__TASK MATERIAL__:
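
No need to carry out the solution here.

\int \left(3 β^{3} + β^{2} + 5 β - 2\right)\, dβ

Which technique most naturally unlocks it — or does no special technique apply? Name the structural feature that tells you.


Technique: no special technique — the integrand is a sum of constant multiples of powers of β — integrate term by term.


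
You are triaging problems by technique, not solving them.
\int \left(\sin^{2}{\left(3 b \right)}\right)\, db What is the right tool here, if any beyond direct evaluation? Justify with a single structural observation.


Verdict: a trigonometric identity — the even trigonometric power \sin^{2}{\left(3 b \right)} reduces by a double-angle identity before any integration is attempted.


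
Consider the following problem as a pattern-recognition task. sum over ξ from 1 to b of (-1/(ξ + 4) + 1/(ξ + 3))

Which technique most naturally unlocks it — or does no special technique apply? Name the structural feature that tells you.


Verdict: telescoping — a difference of consecutive values of one function (1/(ξ + 3) at one index and the next) — telescoping by construction.


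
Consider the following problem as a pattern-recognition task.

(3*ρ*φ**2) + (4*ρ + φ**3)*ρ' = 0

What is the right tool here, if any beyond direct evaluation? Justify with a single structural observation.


Verdict: the exact-equation method — checking ∂/∂ρ of 3*ρ*φ**2 against ∂/∂φ of 4*ρ + φ**3: they match — the equation is exact as it stands.


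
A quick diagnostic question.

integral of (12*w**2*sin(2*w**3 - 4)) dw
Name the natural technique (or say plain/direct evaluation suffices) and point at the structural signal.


Best approach: u-substitution — a chain-rule shadow: 12*w**2 alongside a function of 2*w**3 - 4 means u = 2*w**3 - 4 unwinds the composition in one step.


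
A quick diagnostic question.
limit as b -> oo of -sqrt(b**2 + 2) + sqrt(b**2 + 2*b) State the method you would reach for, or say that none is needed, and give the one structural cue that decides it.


Method: conjugate multiplication — infinity minus infinity with a radical in play — multiply by the conjugate so the divergences of sqrt(b**2 + 2*b) and sqrt(b**2 + 2) annihilate.


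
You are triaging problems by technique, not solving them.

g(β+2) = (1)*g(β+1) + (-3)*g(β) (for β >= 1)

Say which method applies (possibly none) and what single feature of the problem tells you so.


Method: the characteristic-root method — linear, homogeneous, constant coefficients: solutions of the form r^β exist — find the roots of the characteristic polynomial.


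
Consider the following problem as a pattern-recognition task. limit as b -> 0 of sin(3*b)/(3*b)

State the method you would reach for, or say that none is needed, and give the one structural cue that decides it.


Method: l'Hôpital's rule (0/0) — plug in 0: top and bottom both hit zero, so differentiate each and retry. Expanding numerator and denominator to first order gives the same value — the rule automates exactly that.


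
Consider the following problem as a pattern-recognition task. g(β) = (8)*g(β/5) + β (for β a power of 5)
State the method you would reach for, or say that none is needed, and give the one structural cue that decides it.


Method: the master substitution — the index is divided (β/5), not shifted — substitute β = 5^m to straighten it into a shift recurrence.


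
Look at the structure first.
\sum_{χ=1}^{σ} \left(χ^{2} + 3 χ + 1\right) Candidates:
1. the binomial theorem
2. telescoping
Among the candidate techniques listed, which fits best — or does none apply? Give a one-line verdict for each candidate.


Verdict: no special technique — no ratio, no shift structure, no binomial pattern: sum the constant-multiple powers of χ with known formulas.
- the binomial theorem: there is no pair of bases whose matched powers would reassemble into a single binomial power.
- telescoping — computed from the summand as displayed, the partial sums build up without the pairwise collapse telescoping exploits.


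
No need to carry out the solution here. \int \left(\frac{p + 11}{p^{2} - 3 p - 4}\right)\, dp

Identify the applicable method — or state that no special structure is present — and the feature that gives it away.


Verdict: partial fractions — break p^{2} - 3 p - 4 into its roots and the integral splits into logarithm-sized bites.


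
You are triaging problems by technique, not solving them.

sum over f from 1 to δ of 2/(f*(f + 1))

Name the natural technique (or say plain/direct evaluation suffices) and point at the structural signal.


Diagnosis: telescoping — after splitting 2/(f*(f + 1)) into partial fractions, the pieces are shifted copies of one function and cancel telescopically.


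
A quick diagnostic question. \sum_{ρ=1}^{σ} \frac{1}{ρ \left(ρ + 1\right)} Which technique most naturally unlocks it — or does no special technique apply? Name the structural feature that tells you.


Method: telescoping — integer-spaced poles in \frac{1}{ρ \left(ρ + 1\right)} are the telescoping signature in disguise.


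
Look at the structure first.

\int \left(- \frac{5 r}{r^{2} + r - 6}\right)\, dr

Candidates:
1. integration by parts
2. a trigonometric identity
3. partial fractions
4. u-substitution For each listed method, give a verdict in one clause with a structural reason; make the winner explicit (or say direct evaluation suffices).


Technique: partial fractions — a proper rational integrand whose denominator splits into simpler factors — decompose into partial fractions first.
- integration by parts: the integrand does not split as a nonconstant polynomial times an exp, sine, cosine of a linear argument, or logarithm — no polynomial-kernel parts product to differentiate one side of.
- a trigonometric identity — with no trigonometric functions present, identity rewriting has no target.
- partial fractions: yes, a natural case for it.
- u-substitution: no subexpression of the integrand pairs with its own derivative as a factor — individual terms may offer their own substitutions, but any change of variable covering the whole integral would have to be constructed from outside the expression.


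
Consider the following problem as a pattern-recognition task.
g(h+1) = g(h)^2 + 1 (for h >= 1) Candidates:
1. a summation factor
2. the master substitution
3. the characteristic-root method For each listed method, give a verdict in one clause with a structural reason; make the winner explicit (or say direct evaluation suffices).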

__REQUIRED ACTION__:
Scan the material line by line and report each one that contains "Candidates".

__SOLUTION__:
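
\sum_{χ=1}^{σ} \left(χ^{2} + 3 χ + 1\right) Candidates:
Candidates:
g(h+1) = g(h)^2 + 1 (for h >= 1) Candidates: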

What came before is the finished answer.